[Excerpts from a dataset]

=======

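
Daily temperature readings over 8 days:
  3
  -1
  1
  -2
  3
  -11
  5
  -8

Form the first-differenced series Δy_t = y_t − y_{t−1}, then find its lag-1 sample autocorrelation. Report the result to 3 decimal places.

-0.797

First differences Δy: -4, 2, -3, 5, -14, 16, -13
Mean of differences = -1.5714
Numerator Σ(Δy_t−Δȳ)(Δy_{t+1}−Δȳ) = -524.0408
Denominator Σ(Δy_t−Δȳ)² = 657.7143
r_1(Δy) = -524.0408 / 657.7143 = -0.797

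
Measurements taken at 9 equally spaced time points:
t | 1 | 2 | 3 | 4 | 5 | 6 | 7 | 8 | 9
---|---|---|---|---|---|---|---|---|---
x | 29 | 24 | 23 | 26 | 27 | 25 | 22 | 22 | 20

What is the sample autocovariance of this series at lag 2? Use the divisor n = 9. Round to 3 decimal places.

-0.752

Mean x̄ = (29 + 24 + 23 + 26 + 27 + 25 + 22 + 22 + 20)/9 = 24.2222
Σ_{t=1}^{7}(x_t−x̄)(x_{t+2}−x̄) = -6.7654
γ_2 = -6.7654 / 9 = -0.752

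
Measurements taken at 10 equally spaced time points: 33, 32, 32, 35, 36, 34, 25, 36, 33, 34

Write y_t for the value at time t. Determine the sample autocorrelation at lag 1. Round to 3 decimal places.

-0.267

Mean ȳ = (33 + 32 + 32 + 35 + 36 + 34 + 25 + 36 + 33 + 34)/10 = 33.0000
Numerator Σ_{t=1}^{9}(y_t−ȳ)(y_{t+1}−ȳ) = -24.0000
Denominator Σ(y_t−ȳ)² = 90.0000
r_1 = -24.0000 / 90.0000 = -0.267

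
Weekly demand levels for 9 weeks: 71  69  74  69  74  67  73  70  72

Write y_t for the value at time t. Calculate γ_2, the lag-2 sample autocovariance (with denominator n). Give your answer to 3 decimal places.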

=======

[Try it]
Report how many lines of the data contain the word "Measurements", using the number alone.

[Answer area]
2